### TASK DESCRIPTION
Give again, unchanged, the line that contains "refl Nat ((\(ψ" together with every line that follows it until the entries end.
:::
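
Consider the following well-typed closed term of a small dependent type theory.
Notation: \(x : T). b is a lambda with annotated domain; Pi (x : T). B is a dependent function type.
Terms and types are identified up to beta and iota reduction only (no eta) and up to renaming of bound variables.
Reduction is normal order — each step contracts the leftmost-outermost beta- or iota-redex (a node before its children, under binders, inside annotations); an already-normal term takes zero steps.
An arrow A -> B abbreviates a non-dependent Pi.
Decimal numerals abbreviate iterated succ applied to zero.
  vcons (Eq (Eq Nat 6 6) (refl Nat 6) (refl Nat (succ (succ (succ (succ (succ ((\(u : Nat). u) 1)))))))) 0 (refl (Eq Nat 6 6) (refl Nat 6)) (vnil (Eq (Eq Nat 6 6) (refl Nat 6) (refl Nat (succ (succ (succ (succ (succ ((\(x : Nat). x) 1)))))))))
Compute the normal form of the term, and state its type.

resulting normal form:
  vcons (Eq (Eq Nat 6 6) (refl Nat 6) (refl Nat 6)) 0 (refl (Eq Nat 6 6) (refl Nat 6)) (vnil (Eq (Eq Nat 6 6) (refl Nat 6) (refl Nat 6)))
inferred type:
  Vec (Eq (Eq Nat 6 6) (refl Nat 6) (refl Nat 6)) 1
observation: the leftmost-outermost redex is a beta-redex, and normalization takes 2 steps.


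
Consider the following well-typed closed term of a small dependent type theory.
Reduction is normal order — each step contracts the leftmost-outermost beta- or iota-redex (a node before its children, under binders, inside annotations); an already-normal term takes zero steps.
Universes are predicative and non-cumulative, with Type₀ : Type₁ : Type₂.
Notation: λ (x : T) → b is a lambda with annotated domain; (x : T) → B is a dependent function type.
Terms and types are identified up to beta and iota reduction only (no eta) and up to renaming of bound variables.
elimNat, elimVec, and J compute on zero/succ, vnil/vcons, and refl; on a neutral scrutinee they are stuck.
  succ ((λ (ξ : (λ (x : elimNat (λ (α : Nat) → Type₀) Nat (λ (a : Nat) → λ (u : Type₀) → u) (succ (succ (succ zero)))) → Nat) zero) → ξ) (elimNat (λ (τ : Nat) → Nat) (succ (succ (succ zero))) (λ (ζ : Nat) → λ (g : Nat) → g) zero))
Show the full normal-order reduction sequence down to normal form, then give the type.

normal-order reduction sequence:
  succ ((λ (ξ : (λ (x : elimNat (λ (α : Nat) → Type₀) Nat (λ (a : Nat) → λ (u : Type₀) → u) (succ (succ (succ zero)))) → Nat) zero) → ξ) (elimNat (λ (τ : Nat) → Nat) (succ (succ (succ zero))) (λ (ζ : Nat) → λ (g : Nat) → g) zero))
  ~> succ (elimNat (λ (ξ : Nat) → Nat) (succ (succ (succ zero))) (λ (x : Nat) → λ (α : Nat) → α) zero)
  ~> succ (succ (succ (succ zero)))
the term's type:
  Nat


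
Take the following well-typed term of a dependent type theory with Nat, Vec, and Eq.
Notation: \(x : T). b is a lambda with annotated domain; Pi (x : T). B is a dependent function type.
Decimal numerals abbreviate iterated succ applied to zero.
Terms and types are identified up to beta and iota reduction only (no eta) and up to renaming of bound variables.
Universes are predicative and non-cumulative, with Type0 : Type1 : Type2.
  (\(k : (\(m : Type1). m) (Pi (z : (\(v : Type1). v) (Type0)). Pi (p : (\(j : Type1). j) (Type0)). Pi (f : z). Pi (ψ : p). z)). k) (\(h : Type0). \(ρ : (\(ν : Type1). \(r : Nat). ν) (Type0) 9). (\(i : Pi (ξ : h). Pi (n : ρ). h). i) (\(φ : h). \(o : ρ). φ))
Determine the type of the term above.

type:
  Pi (k : Type0). Pi (m : Type0). Pi (z : k). Pi (v : m). k


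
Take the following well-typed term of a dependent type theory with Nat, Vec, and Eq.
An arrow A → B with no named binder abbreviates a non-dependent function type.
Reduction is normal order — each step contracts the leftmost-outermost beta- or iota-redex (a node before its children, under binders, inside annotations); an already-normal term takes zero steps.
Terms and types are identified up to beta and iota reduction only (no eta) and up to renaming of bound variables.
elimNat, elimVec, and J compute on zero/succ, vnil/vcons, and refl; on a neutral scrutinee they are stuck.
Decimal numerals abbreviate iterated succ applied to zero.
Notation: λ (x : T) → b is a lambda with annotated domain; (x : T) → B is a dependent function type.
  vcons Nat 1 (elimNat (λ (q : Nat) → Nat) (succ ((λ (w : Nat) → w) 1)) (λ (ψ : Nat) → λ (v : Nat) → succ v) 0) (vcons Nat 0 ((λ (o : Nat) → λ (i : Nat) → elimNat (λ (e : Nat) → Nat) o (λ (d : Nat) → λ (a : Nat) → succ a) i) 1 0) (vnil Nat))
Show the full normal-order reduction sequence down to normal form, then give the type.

normal-order reduction:
  vcons Nat 1 (elimNat (λ (q : Nat) → Nat) (succ ((λ (w : Nat) → w) 1)) (λ (ψ : Nat) → λ (v : Nat) → succ v) 0) (vcons Nat 0 ((λ (o : Nat) → λ (i : Nat) → elimNat (λ (e : Nat) → Nat) o (λ (d : Nat) → λ (a : Nat) → succ a) i) 1 0) (vnil Nat))
  ~> vcons Nat 1 (succ ((λ (q : Nat) → q) 1)) (vcons Nat 0 ((λ (w : Nat) → λ (ψ : Nat) → elimNat (λ (v : Nat) → Nat) w (λ (o : Nat) → λ (i : Nat) → succ i) ψ) 1 0) (vnil Nat))
  ~> vcons Nat 1 2 (vcons Nat 0 ((λ (q : Nat) → λ (w : Nat) → elimNat (λ (ψ : Nat) → Nat) q (λ (v : Nat) → λ (o : Nat) → succ o) w) 1 0) (vnil Nat))
  ~> vcons Nat 1 2 (vcons Nat 0 ((λ (q : Nat) → elimNat (λ (w : Nat) → Nat) 1 (λ (ψ : Nat) → λ (v : Nat) → succ v) q) 0) (vnil Nat))
  ~> vcons Nat 1 2 (vcons Nat 0 (elimNat (λ (q : Nat) → Nat) 1 (λ (w : Nat) → λ (ψ : Nat) → succ ψ) 0) (vnil Nat))
  ~> vcons Nat 1 2 (vcons Nat 0 1 (vnil Nat))
type:
  Vec Nat 2


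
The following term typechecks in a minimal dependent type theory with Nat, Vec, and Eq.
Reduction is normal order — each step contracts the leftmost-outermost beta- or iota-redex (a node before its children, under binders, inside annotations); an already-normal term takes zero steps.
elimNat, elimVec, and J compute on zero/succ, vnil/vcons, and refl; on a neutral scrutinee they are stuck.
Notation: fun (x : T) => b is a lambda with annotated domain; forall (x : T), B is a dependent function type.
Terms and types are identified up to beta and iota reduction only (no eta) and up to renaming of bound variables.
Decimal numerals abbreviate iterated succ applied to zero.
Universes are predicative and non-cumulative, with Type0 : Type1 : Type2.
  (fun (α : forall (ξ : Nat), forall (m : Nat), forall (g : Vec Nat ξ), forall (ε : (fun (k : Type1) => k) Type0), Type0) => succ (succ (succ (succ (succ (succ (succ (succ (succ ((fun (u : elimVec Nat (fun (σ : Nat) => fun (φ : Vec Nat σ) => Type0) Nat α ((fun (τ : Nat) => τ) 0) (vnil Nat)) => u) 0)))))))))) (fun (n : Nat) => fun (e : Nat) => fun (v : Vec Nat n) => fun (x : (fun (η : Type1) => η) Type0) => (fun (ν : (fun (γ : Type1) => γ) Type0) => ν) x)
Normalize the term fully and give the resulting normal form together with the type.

resulting normal form:
  9
the term's type:
  Nat
observation: contracting a beta-redex first, the term normalizes in 2 steps.


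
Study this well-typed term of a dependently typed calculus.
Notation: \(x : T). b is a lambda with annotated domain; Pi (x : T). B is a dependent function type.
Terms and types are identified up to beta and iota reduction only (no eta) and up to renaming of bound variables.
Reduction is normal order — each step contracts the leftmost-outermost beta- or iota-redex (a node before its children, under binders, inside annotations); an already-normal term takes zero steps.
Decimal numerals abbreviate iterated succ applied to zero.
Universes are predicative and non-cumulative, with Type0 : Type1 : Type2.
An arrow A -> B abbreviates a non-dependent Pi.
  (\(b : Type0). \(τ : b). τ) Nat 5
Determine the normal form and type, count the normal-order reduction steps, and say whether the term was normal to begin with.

normal form:
  5
inferred type:
  Nat
normal-order step count: 2
term was already normal: no
first contracted redex: a beta-redex


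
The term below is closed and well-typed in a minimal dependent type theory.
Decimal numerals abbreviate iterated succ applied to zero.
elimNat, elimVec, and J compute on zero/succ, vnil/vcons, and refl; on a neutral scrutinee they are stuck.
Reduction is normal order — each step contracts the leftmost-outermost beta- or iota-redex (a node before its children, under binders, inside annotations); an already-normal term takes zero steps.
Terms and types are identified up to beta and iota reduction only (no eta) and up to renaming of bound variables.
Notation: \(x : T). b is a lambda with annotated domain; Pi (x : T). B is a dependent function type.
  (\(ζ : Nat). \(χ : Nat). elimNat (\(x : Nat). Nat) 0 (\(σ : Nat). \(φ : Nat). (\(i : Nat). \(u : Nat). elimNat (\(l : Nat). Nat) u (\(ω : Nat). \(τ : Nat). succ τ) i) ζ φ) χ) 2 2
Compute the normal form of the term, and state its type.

normal form:
  4
the term's type:
  Nat
observation: reduction starts at a beta-redex, and 27 normal-order steps reach the normal form.


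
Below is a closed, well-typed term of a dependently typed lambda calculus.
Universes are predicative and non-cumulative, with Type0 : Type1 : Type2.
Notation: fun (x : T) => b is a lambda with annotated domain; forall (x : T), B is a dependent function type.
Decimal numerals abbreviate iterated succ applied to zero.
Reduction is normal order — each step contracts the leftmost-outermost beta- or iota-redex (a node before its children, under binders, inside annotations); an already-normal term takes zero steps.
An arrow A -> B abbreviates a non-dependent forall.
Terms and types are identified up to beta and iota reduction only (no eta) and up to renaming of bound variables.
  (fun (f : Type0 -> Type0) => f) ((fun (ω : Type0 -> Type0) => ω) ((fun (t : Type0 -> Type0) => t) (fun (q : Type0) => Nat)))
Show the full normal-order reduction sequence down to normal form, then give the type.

reduction (normal order):
  (fun (f : Type0 -> Type0) => f) ((fun (ω : Type0 -> Type0) => ω) ((fun (t : Type0 -> Type0) => t) (fun (q : Type0) => Nat)))
  ~> (fun (f : Type0 -> Type0) => f) ((fun (ω : Type0 -> Type0) => ω) (fun (t : Type0) => Nat))
  ~> (fun (f : Type0 -> Type0) => f) (fun (ω : Type0) => Nat)
  ~> fun (f : Type0) => Nat
type:
  Type0 -> Type0


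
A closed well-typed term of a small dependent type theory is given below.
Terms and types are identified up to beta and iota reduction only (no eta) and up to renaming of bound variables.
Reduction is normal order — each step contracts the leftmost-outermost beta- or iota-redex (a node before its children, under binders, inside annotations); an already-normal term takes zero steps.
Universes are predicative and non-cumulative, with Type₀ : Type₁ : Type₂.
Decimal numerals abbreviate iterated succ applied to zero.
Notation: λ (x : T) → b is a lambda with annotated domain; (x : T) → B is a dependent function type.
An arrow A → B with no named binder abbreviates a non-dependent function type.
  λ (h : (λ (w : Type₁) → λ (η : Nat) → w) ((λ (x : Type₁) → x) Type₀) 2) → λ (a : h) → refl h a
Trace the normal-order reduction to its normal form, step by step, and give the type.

normal-order reduction:
  λ (h : (λ (w : Type₁) → λ (η : Nat) → w) ((λ (x : Type₁) → x) Type₀) 2) → λ (a : h) → refl h a
  ~> λ (h : (λ (w : Nat) → (λ (η : Type₁) → η) Type₀) 2) → λ (x : h) → refl h x
  ~> λ (h : (λ (w : Type₁) → w) Type₀) → λ (η : h) → refl h η
  ~> λ (h : Type₀) → λ (w : h) → refl h w
inferred type:
  (h : Type₀) → (w : h) → Eq h w w


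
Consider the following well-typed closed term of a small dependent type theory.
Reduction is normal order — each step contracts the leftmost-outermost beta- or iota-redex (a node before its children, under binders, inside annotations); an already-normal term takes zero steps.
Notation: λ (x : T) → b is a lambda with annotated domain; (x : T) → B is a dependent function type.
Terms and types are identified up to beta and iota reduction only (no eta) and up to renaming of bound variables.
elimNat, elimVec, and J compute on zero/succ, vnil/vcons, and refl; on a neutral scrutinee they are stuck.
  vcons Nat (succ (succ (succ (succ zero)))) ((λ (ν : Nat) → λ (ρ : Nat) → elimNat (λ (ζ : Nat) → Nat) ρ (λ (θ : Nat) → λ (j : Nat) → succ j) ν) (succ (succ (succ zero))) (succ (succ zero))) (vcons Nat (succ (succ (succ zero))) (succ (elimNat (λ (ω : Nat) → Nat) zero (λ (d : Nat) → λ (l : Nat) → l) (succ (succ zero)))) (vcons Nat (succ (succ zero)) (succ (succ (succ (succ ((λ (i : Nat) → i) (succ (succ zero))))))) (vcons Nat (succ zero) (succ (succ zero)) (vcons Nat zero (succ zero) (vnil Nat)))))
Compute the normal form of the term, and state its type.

resulting normal form:
  vcons Nat (succ (succ (succ (succ zero)))) (succ (succ (succ (succ (succ zero))))) (vcons Nat (succ (succ (succ zero))) (succ zero) (vcons Nat (succ (succ zero)) (succ (succ (succ (succ (succ (succ zero)))))) (vcons Nat (succ zero) (succ (succ zero)) (vcons Nat zero (succ zero) (vnil Nat)))))
type:
  Vec Nat (succ (succ (succ (succ (succ zero)))))
observation: reduction starts at a beta-redex, and 20 normal-order steps reach the normal form.


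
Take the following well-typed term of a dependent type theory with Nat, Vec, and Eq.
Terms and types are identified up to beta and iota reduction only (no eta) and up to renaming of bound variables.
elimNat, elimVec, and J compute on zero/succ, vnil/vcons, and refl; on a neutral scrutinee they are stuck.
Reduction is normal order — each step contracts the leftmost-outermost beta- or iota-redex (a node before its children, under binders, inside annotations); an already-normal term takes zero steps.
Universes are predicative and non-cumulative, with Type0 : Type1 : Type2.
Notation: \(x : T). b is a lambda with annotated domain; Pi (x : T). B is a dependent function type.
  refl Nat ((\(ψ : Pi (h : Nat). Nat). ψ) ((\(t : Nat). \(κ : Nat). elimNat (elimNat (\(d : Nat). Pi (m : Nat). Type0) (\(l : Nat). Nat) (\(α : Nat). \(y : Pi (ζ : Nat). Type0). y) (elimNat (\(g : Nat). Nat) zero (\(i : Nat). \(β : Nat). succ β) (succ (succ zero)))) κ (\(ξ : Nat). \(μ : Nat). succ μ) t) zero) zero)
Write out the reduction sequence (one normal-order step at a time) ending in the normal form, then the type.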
:::
### TASK RESULT
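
  refl Nat ((\(ψ : Pi (h : Nat). Nat). ψ) ((\(t : Nat). \(κ : Nat). elimNat (elimNat (\(d : Nat). Pi (m : Nat). Type0) (\(l : Nat). Nat) (\(α : Nat). \(y : Pi (ζ : Nat). Type0). y) (elimNat (\(g : Nat). Nat) zero (\(i : Nat). \(β : Nat). succ β) (succ (succ zero)))) κ (\(ξ : Nat). \(μ : Nat). succ μ) t) zero) zero)
Write out the reduction sequence (one normal-order step at a time) ending in the normal form, then the type.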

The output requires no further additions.